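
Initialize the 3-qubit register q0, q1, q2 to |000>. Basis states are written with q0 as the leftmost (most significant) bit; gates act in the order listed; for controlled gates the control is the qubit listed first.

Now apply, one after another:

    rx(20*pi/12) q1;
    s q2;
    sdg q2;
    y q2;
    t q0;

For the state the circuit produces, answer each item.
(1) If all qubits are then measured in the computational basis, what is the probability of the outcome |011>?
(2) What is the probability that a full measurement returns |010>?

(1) Outcome |011> occurs with probability 1/4. Key observation: steps 2-3 multiply out to the identity, so the circuit reduces to the remaining gates.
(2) Outcome |010> occurs with probability 0.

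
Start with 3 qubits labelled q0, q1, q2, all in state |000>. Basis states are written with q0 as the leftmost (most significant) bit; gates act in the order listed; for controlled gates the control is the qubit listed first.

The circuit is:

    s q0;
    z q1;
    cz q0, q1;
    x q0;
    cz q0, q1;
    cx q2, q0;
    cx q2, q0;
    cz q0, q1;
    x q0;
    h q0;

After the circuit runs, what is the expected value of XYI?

In the final state, XYI has expectation 0. Key observation: steps 4-9 multiply out to the identity, so the circuit reduces to the remaining gates.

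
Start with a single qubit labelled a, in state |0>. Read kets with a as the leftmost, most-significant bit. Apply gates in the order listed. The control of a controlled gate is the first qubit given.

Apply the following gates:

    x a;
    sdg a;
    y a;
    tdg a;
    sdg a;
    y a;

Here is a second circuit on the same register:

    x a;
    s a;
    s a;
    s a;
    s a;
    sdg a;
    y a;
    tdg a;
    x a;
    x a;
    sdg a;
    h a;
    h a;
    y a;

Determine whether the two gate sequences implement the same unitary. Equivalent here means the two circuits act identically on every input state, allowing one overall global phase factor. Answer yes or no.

Yes — the two circuits implement the same unitary up to a global phase.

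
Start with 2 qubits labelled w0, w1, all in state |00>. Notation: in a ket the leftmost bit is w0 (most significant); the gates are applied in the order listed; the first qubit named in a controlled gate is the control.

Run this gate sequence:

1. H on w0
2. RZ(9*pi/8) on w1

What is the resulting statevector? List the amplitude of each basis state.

The final amplitudes are -sqrt(2)*exp(7*I*pi/16)/2 on |00>, 0 on |01>, -sqrt(2)*exp(7*I*pi/16)/2 on |10>, 0 on |11>.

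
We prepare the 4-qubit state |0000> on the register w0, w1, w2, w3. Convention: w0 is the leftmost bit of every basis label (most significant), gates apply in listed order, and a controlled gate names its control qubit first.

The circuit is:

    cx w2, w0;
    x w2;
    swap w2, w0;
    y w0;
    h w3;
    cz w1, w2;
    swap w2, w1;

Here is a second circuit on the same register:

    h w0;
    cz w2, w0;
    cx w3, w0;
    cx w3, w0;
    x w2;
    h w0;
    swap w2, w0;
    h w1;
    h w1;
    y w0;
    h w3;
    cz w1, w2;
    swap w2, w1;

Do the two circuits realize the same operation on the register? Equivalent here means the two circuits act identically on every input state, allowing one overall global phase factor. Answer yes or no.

Yes: on every input state the two circuits agree up to one overall phase factor.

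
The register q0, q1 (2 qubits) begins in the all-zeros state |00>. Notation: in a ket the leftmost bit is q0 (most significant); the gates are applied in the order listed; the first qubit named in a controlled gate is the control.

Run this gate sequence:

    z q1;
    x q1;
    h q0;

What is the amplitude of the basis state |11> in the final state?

|11> carries amplitude sqrt(2)/2 in the final state.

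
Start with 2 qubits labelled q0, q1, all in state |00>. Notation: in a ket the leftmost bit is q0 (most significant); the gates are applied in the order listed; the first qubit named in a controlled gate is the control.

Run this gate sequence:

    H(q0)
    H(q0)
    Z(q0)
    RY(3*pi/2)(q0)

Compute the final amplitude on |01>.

|01> carries amplitude 0 in the final state. Key observation: gates 1-2 undo each other exactly, leaving only the rest of the circuit to track.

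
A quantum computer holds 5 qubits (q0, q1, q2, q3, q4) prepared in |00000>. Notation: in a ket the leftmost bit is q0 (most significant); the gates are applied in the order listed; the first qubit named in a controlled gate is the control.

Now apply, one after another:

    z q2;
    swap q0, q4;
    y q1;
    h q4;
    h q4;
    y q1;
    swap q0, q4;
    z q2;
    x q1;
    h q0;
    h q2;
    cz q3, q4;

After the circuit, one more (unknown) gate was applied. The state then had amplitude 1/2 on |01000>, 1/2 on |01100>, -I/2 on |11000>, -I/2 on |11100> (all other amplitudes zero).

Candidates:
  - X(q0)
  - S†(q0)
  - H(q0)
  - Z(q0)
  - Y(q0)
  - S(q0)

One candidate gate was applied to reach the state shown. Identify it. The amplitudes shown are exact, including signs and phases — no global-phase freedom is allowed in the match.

It was S†(q0) that produced the state shown.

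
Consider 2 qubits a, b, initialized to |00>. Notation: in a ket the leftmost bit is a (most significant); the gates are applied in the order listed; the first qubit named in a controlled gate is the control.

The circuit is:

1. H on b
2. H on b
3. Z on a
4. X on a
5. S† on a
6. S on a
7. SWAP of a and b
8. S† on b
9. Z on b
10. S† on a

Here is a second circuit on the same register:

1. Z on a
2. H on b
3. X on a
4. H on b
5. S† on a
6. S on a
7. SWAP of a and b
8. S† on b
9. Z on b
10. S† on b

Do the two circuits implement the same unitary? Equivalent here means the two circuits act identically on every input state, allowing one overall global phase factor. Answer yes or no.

No: there is an input state on which the two circuits produce genuinely different outputs (not merely differing by a phase).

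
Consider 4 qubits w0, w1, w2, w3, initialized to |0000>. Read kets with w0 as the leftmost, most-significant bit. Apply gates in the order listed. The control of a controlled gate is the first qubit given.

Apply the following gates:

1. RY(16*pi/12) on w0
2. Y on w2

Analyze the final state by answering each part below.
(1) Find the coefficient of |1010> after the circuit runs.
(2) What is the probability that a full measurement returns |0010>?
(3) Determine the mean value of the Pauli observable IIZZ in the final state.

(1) |1010> carries amplitude sqrt(3)*I/2 in the final state.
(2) Outcome |0010> occurs with probability 1/4.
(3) The observable IIZZ averages to -1.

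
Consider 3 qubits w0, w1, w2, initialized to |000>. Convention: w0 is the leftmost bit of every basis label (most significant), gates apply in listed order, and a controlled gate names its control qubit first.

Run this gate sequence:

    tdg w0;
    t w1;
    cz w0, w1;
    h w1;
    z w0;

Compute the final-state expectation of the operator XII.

In the final state, XII has expectation 0.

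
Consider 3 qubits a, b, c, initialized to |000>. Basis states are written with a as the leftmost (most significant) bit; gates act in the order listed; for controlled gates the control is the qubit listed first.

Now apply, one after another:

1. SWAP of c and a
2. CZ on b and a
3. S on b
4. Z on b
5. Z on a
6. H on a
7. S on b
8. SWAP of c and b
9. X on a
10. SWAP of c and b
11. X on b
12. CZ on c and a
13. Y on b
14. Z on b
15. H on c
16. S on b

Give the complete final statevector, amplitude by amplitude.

The final amplitudes are -I/2 on |000>, -I/2 on |001>, 0 on |010>, 0 on |011>, -I/2 on |100>, -I/2 on |101>, 0 on |110>, 0 on |111>.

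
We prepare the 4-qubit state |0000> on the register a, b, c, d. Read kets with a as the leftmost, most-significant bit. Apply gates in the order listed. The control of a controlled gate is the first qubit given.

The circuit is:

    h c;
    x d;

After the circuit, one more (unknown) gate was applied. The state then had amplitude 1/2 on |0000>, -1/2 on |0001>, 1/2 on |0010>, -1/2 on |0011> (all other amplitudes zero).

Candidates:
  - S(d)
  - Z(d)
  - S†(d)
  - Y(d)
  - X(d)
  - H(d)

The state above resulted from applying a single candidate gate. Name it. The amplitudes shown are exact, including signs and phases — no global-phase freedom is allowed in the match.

The applied gate was H(d).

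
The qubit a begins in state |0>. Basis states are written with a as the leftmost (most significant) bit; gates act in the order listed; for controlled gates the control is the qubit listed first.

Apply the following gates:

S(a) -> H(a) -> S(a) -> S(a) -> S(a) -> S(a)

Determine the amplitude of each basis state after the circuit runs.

After the circuit, the state carries amplitude sqrt(2)/2 on |0>, sqrt(2)/2 on |1>. Key observation: gates 3-6 undo each other exactly, leaving only the rest of the circuit to track.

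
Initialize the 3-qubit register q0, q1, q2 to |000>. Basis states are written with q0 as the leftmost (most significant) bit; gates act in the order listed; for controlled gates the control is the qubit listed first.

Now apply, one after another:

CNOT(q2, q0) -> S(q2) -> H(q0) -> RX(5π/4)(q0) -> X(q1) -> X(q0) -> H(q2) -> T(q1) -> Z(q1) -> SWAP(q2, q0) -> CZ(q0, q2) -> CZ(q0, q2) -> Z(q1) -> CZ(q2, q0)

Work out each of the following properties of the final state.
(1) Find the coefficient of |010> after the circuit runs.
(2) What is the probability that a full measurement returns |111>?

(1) The final state's coefficient on |010> equals -sqrt(sqrt(2) + 2)*exp(3*I*pi/4)/4 - sqrt(2 - sqrt(2))*exp(I*pi/4)/4. Key observation: steps 11-12 multiply out to the identity, so the circuit reduces to the remaining gates.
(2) The probability of measuring |111> is 1/4.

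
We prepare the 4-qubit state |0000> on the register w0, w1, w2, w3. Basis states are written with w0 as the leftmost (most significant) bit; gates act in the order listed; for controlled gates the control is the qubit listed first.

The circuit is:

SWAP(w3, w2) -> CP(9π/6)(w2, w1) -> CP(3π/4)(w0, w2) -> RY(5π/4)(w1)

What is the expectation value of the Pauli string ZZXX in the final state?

The expectation value of ZZXX is 0.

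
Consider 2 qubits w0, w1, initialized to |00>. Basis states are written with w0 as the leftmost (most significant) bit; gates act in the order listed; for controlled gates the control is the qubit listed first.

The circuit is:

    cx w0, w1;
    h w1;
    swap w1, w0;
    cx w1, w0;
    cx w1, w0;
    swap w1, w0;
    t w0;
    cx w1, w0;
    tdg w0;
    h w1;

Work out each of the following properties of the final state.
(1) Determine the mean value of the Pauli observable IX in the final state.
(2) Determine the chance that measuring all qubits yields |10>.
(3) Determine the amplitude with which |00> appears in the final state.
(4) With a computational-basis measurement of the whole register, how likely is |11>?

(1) The expectation value of IX is 0.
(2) The probability of measuring |10> is 1/4.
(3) The amplitude on |00> is 1/2.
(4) Outcome |11> occurs with probability 1/4.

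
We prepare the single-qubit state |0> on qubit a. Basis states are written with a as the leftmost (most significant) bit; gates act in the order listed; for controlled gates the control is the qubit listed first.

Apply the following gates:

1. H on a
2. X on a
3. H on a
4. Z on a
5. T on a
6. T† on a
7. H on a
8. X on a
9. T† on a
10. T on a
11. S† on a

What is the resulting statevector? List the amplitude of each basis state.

After the circuit, the state carries amplitude sqrt(2)/2 on |0>, -sqrt(2)*I/2 on |1>. Key observation: the block from step 1 through step 4 cancels to the identity and can be dropped.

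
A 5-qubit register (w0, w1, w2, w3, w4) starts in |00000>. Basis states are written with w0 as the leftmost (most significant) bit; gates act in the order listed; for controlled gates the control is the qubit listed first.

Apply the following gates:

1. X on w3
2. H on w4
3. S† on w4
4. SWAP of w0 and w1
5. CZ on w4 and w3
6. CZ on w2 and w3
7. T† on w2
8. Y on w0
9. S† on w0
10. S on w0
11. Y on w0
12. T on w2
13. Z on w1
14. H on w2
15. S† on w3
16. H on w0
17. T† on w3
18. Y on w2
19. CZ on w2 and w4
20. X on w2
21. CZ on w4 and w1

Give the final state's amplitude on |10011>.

|10011> carries amplitude -sqrt(2)*exp(I*pi/4)/4 in the final state. Key observation: the block from step 7 through step 12 cancels to the identity and can be dropped.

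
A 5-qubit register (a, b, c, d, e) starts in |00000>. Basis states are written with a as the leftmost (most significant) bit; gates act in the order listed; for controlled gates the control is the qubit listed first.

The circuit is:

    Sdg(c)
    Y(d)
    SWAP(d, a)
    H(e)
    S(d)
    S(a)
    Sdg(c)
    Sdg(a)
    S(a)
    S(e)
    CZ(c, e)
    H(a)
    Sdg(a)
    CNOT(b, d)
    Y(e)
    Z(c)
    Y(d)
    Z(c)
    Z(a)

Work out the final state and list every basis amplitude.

After the circuit, the state carries amplitude -I/2 on |00010>, 1/2 on |00011>, -1/2 on |10010>, -I/2 on |10011>, and 0 on every other basis state.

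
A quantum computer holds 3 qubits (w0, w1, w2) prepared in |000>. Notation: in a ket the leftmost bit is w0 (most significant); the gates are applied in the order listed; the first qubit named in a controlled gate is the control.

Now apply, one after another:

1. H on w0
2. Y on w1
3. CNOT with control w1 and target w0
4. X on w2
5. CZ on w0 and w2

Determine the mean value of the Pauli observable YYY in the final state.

In the final state, YYY has expectation 0.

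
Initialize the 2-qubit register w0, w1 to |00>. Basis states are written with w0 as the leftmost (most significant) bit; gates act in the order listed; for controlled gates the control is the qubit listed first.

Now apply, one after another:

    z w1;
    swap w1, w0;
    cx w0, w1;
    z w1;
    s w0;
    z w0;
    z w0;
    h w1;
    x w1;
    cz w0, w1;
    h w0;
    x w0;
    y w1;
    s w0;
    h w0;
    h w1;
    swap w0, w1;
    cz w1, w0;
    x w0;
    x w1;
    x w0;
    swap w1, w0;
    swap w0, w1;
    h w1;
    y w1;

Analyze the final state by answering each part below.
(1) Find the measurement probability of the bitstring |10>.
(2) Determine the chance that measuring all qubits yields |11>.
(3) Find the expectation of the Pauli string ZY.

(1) The probability of measuring |10> is 1/2.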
========================
- How to complete this task
Search the listing for the word "more". Copy every line in which it occurs.

- Task answer
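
After the circuit, one more (unknown) gate was applied. The state then had amplitude 1/2 on |01000>, 1/2 on |01100>, -I/2 on |11000>, -I/2 on |11100> (all other amplitudes zero).
After the circuit, one more (unknown) gate was applied. The state then had amplitude 1/2 on |0000>, -1/2 on |0001>, 1/2 on |0010>, -1/2 on |0011> (all other amplitudes zero).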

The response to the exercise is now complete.